**What the task requires**
Word for word, repeat each entry that follows.

+ + + + + + +

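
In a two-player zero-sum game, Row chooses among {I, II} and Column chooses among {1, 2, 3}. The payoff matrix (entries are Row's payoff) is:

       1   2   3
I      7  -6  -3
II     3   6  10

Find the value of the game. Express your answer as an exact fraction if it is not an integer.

Row minima: I → -6, II → 3; maximin = 3.
Column maxima: 1 → 7, 2 → 6, 3 → 10; minimax = 6.
3 ≠ 6, so there is no saddle point; optimal play is mixed.
3 is strictly dominated by 2 (it gives Row strictly more in every row), so Column never plays it.
On the remaining 2×2 (I, II vs 1, 2):
Let Row play I with probability p. Expected payoff against 1: 7p + 3(1−p) = 4p + 3; against 2: (-6)p + 6(1−p) = −12p + 6.
Setting these equal: 4p + 3 = −12p + 6 ⇒ 16p = 3 ⇒ p = 3/16, and the value is (4)·(3/16) + 3 = 15/4.
For Column: with q = P(1), equating I's and II's payoffs gives 13q − 6 = −3q + 6 ⇒ q = 3/4.

15/4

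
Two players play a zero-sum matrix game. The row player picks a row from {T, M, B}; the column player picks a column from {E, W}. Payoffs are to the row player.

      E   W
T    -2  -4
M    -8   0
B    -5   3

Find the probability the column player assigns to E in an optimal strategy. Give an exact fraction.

7/10

Row minima: T → -4, M → -8, B → -5; maximin = -4.
Column maxima: E → -2, W → 3; minimax = -2.
-4 ≠ -2, so there is no saddle point; optimal play is mixed.
M is strictly dominated by B, so the row player never plays it.
On the remaining 2×2 (T, B vs E, W):
Let the row player play T with probability p. Expected payoff against E: (-2)p + (-5)(1−p) = 3p − 5; against W: (-4)p + 3(1−p) = −7p + 3.
Setting these equal: 3p − 5 = −7p + 3 ⇒ 10p = 8 ⇒ p = 4/5, and the value is (3)·(4/5) − 5 = -13/5.
For the column player: with q = P(E), equating T's and B's payoffs gives 2q − 4 = −8q + 3 ⇒ q = 7/10.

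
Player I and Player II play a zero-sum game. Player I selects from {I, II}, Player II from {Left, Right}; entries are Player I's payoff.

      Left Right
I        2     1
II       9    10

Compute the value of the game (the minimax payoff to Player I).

Row minima: I → 1, II → 9; maximin = 9.
Column maxima: Left → 9, Right → 10; minimax = 9.
Since maximin = minimax = 9, there is a saddle point and the value is 9.

9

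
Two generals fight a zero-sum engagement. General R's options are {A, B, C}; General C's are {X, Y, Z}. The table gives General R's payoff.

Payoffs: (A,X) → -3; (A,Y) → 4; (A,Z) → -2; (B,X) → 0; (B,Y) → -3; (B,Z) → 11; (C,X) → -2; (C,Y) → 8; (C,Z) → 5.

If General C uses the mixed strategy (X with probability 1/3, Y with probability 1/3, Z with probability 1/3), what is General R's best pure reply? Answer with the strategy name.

Expected payoff of A: (1/3)·(-3) + (1/3)·4 + (1/3)·(-2) = -1/3.
Expected payoff of B: (1/3)·0 + (1/3)·(-3) + (1/3)·11 = 8/3.
Expected payoff of C: (1/3)·(-2) + (1/3)·8 + (1/3)·5 = 11/3.
The largest is 11/3, so General R's best response is C.

C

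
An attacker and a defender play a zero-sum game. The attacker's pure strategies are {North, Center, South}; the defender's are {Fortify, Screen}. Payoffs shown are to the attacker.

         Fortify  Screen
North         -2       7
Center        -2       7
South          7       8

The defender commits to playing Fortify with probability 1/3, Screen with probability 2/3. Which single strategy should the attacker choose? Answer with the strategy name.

Expected payoff of North: (1/3)·(-2) + (2/3)·7 = 4.
Expected payoff of Center: (1/3)·(-2) + (2/3)·7 = 4.
Expected payoff of South: (1/3)·7 + (2/3)·8 = 23/3.
The largest is 23/3, so the attacker's best response is South.

South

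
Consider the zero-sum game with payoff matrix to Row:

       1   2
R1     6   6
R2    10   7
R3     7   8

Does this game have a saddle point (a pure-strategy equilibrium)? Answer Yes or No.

No

Row minima: R1 → 6, R2 → 7, R3 → 7; maximin = 7.
Column maxima: 1 → 10, 2 → 8; minimax = 8.
7 ≠ 8, so no pure-strategy equilibrium exists.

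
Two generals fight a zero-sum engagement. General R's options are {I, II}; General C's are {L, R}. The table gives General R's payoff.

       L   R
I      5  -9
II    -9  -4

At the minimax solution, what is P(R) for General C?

14/19

Row minima: I → -9, II → -9; maximin = -9.
Column maxima: L → 5, R → -4; minimax = -4.
-9 ≠ -4, so there is no saddle point; optimal play is mixed.
Let General R play I with probability p. Expected payoff against L: 5p + (-9)(1−p) = 14p − 9; against R: (-9)p + (-4)(1−p) = −5p − 4.
Setting these equal: 14p − 9 = −5p − 4 ⇒ 19p = 5 ⇒ p = 5/19, and the value is (14)·(5/19) − 9 = -101/19.
For General C: with q = P(L), equating I's and II's payoffs gives 14q − 9 = −5q − 4 ⇒ q = 5/19.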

+ + + + + + +

**Problem solution**
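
In a two-player zero-sum game, Row chooses among {I, II} and Column chooses among {1, 2, 3}. The payoff matrix (entries are Row's payoff) is:

       1   2   3
I      7  -6  -3
II     3   6  10

Find the value of the game. Express your answer as an exact fraction if it is not an integer.

Row minima: I → -6, II → 3; maximin = 3.
Column maxima: 1 → 7, 2 → 6, 3 → 10; minimax = 6.
3 ≠ 6, so there is no saddle point; optimal play is mixed.
3 is strictly dominated by 2 (it gives Row strictly more in every row), so Column never plays it.
On the remaining 2×2 (I, II vs 1, 2):
Let Row play I with probability p. Expected payoff against 1: 7p + 3(1−p) = 4p + 3; against 2: (-6)p + 6(1−p) = −12p + 6.
Setting these equal: 4p + 3 = −12p + 6 ⇒ 16p = 3 ⇒ p = 3/16, and the value is (4)·(3/16) + 3 = 15/4.
For Column: with q = P(1), equating I's and II's payoffs gives 13q − 6 = −3q + 6 ⇒ q = 3/4.

15/4

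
Two players play a zero-sum matrix game. The row player picks a row from {T, M, B}; the column player picks a column from {E, W}. Payoffs are to the row player.

      E   W
T    -2  -4
M    -8   0
B    -5   3

Find the probability the column player assigns to E in an optimal strategy. Give an exact fraction.

7/10

Row minima: T → -4, M → -8, B → -5; maximin = -4.
Column maxima: E → -2, W → 3; minimax = -2.
-4 ≠ -2, so there is no saddle point; optimal play is mixed.
M is strictly dominated by B, so the row player never plays it.
On the remaining 2×2 (T, B vs E, W):
Let the row player play T with probability p. Expected payoff against E: (-2)p + (-5)(1−p) = 3p − 5; against W: (-4)p + 3(1−p) = −7p + 3.
Setting these equal: 3p − 5 = −7p + 3 ⇒ 10p = 8 ⇒ p = 4/5, and the value is (3)·(4/5) − 5 = -13/5.
For the column player: with q = P(E), equating T's and B's payoffs gives 2q − 4 = −8q + 3 ⇒ q = 7/10.

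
Player I and Player II play a zero-sum game. Player I selects from {I, II}, Player II from {Left, Right}; entries are Player I's payoff.

      Left Right
I        2     1
II       9    10

Compute the value of the game (the minimax payoff to Player I).

Row minima: I → 1, II → 9; maximin = 9.
Column maxima: Left → 9, Right → 10; minimax = 9.
Since maximin = minimax = 9, there is a saddle point and the value is 9.

9

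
Two generals fight a zero-sum engagement. General R's options are {A, B, C}; General C's are {X, Y, Z}. The table gives General R's payoff.

Payoffs: (A,X) → -3; (A,Y) → 4; (A,Z) → -2; (B,X) → 0; (B,Y) → -3; (B,Z) → 11; (C,X) → -2; (C,Y) → 8; (C,Z) → 5.

If General C uses the mixed strategy (X with probability 1/3, Y with probability 1/3, Z with probability 1/3), what is General R's best pure reply? Answer with the strategy name.

Expected payoff of A: (1/3)·(-3) + (1/3)·4 + (1/3)·(-2) = -1/3.
Expected payoff of B: (1/3)·0 + (1/3)·(-3) + (1/3)·11 = 8/3.
Expected payoff of C: (1/3)·(-2) + (1/3)·8 + (1/3)·5 = 11/3.
The largest is 11/3, so General R's best response is C.

C

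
An attacker and a defender play a zero-sum game. The attacker's pure strategies are {North, Center, South}; the defender's are {Fortify, Screen}. Payoffs shown are to the attacker.

         Fortify  Screen
North         -2       7
Center        -2       7
South          7       8

The defender commits to playing Fortify with probability 1/3, Screen with probability 2/3. Which single strategy should the attacker choose? Answer with the strategy name.

Expected payoff of North: (1/3)·(-2) + (2/3)·7 = 4.
Expected payoff of Center: (1/3)·(-2) + (2/3)·7 = 4.
Expected payoff of South: (1/3)·7 + (2/3)·8 = 23/3.
The largest is 23/3, so the attacker's best response is South.

South

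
Consider the zero-sum game with payoff matrix to Row:

       1   2
R1     6   6
R2    10   7
R3     7   8

Does this game have a saddle point (a pure-strategy equilibrium)? Answer Yes or No.

No

Row minima: R1 → 6, R2 → 7, R3 → 7; maximin = 7.
Column maxima: 1 → 10, 2 → 8; minimax = 8.
7 ≠ 8, so no pure-strategy equilibrium exists.

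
Two generals fight a zero-sum engagement. General R's options are {I, II}; General C's are {L, R}. The table gives General R's payoff.

       L   R
I      5  -9
II    -9  -4

At the minimax solution, what is P(R) for General C?

14/19

Row minima: I → -9, II → -9; maximin = -9.
Column maxima: L → 5, R → -4; minimax = -4.
-9 ≠ -4, so there is no saddle point; optimal play is mixed.
Let General R play I with probability p. Expected payoff against L: 5p + (-9)(1−p) = 14p − 9; against R: (-9)p + (-4)(1−p) = −5p − 4.
Setting these equal: 14p − 9 = −5p − 4 ⇒ 19p = 5 ⇒ p = 5/19, and the value is (14)·(5/19) − 9 = -101/19.
For General C: with q = P(L), equating I's and II's payoffs gives 14q − 9 = −5q − 4 ⇒ q = 5/19.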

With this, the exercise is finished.